(Beginning of DATA FOR THE TASK)

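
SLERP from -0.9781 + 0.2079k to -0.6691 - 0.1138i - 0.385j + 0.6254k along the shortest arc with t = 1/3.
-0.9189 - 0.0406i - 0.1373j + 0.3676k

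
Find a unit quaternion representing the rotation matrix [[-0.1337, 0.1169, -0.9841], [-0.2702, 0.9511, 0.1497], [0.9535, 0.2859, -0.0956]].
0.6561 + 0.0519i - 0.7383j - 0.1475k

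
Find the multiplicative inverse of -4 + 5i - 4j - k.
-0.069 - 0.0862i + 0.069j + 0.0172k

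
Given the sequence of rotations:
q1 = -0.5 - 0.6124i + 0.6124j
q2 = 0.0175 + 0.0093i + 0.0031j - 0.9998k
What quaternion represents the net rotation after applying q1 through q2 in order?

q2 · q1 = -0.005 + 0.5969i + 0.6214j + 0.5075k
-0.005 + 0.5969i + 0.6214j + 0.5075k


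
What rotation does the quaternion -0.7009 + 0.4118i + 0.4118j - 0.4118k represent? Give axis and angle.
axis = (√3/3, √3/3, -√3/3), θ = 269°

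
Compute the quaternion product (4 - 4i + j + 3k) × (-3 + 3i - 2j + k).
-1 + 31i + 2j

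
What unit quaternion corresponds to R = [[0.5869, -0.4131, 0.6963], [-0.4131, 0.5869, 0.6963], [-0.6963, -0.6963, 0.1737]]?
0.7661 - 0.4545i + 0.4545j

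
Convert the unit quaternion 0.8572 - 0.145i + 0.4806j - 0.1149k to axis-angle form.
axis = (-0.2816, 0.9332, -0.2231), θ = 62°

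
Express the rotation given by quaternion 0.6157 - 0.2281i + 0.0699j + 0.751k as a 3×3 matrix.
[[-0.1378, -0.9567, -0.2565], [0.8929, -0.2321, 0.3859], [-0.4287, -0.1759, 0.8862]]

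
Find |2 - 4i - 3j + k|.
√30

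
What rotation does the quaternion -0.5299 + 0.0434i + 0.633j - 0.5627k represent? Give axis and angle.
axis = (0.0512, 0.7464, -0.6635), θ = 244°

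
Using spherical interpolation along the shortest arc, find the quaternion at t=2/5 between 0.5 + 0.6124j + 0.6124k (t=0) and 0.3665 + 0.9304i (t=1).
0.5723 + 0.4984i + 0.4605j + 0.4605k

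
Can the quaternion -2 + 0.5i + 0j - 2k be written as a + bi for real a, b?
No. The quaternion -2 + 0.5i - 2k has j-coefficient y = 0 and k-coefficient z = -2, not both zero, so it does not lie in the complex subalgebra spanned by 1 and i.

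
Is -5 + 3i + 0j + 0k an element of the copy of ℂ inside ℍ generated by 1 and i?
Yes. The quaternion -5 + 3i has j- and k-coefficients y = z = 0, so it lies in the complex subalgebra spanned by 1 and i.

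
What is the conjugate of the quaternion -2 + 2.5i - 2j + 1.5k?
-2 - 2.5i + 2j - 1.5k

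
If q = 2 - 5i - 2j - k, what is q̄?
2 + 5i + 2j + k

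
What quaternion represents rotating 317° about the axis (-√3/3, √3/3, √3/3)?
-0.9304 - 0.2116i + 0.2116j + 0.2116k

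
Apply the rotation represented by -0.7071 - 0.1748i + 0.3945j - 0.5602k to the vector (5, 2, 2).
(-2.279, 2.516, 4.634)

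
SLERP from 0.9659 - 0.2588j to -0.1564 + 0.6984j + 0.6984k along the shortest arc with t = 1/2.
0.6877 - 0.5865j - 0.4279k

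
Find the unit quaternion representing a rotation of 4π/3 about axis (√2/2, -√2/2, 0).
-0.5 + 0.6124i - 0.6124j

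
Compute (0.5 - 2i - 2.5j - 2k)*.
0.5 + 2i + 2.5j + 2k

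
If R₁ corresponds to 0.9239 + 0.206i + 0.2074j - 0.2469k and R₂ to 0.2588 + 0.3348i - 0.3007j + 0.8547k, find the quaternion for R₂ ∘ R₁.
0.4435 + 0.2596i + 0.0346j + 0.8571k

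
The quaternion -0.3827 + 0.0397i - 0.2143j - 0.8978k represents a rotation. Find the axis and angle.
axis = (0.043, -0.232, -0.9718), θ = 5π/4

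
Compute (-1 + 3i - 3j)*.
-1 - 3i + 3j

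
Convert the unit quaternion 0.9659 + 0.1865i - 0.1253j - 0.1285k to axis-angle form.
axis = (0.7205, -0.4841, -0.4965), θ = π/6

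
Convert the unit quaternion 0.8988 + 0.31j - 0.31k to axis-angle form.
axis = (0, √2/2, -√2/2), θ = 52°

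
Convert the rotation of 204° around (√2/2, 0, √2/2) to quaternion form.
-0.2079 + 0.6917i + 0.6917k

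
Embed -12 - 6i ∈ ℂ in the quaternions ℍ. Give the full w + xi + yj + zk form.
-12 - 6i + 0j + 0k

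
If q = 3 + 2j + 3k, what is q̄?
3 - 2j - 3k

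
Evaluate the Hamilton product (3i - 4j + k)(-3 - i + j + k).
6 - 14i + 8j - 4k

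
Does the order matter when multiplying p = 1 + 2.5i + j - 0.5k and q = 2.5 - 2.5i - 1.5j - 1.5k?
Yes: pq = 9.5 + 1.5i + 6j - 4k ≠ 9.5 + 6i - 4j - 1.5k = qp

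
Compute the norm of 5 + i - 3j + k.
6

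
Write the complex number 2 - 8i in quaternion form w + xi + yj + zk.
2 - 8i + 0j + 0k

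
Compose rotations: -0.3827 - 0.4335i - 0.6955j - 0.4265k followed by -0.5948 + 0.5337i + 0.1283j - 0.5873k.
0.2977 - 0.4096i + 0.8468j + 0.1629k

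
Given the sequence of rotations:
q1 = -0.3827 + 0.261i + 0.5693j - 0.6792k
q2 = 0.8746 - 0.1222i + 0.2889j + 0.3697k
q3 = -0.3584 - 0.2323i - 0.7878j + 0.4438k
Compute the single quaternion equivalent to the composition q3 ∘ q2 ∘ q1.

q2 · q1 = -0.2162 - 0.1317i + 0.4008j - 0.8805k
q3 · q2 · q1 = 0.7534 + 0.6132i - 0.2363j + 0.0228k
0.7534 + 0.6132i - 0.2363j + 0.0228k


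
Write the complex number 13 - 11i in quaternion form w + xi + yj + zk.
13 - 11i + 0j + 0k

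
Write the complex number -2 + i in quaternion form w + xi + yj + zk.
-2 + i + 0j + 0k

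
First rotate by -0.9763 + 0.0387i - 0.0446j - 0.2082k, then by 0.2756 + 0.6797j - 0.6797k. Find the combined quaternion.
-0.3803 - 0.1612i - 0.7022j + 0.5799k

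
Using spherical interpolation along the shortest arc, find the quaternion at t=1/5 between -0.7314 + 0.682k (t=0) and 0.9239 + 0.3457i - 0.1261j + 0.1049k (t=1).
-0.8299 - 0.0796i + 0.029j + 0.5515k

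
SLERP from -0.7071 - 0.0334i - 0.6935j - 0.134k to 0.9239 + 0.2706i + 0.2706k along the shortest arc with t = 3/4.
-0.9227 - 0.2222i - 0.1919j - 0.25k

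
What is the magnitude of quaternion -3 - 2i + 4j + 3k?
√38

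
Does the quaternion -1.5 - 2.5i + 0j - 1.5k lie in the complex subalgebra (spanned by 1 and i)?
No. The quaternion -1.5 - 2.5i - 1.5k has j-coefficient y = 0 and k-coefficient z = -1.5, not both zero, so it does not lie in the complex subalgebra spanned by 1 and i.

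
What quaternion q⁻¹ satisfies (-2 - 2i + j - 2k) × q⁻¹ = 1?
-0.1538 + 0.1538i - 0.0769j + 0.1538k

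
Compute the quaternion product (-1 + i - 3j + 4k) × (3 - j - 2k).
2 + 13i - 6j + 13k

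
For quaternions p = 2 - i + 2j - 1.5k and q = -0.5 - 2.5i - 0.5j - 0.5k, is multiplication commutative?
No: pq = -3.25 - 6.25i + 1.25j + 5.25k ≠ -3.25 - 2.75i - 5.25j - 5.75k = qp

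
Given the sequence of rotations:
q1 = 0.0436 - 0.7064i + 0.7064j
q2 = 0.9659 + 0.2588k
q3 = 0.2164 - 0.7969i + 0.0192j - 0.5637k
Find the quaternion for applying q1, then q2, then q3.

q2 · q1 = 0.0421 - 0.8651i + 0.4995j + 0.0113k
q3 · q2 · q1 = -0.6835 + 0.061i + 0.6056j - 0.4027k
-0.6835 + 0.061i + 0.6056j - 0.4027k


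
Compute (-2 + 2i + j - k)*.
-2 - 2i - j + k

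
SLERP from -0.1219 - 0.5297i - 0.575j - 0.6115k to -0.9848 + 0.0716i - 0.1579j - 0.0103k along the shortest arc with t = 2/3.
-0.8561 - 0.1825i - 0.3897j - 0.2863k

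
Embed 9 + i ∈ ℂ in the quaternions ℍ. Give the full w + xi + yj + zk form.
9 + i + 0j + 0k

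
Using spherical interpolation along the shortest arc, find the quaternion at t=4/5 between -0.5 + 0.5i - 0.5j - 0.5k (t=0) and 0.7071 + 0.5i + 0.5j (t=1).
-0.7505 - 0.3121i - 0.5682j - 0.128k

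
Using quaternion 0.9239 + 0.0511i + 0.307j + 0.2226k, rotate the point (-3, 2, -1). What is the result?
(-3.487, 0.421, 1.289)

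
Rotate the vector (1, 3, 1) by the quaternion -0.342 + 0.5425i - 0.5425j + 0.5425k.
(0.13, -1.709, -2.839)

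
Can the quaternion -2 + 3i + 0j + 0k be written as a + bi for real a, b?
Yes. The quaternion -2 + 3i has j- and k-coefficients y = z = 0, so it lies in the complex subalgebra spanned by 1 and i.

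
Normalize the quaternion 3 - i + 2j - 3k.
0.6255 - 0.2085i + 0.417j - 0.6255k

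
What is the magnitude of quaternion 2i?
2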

(End of DATA FOR THE TASK)

Produce a verbatim copy of the lines from the one holding "Using quaternion 0.9239" to the final line of the data, and nothing more.

REPLY TO THE EXERCISE →
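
Using quaternion 0.9239 + 0.0511i + 0.307j + 0.2226k, rotate the point (-3, 2, -1). What is the result?
(-3.487, 0.421, 1.289)

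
Rotate the vector (1, 3, 1) by the quaternion -0.342 + 0.5425i - 0.5425j + 0.5425k.
(0.13, -1.709, -2.839)

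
Can the quaternion -2 + 3i + 0j + 0k be written as a + bi for real a, b?
Yes. The quaternion -2 + 3i has j- and k-coefficients y = z = 0, so it lies in the complex subalgebra spanned by 1 and i.

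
Normalize the quaternion 3 - i + 2j - 3k.
0.6255 - 0.2085i + 0.417j - 0.6255k

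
What is the magnitude of quaternion 2i?
2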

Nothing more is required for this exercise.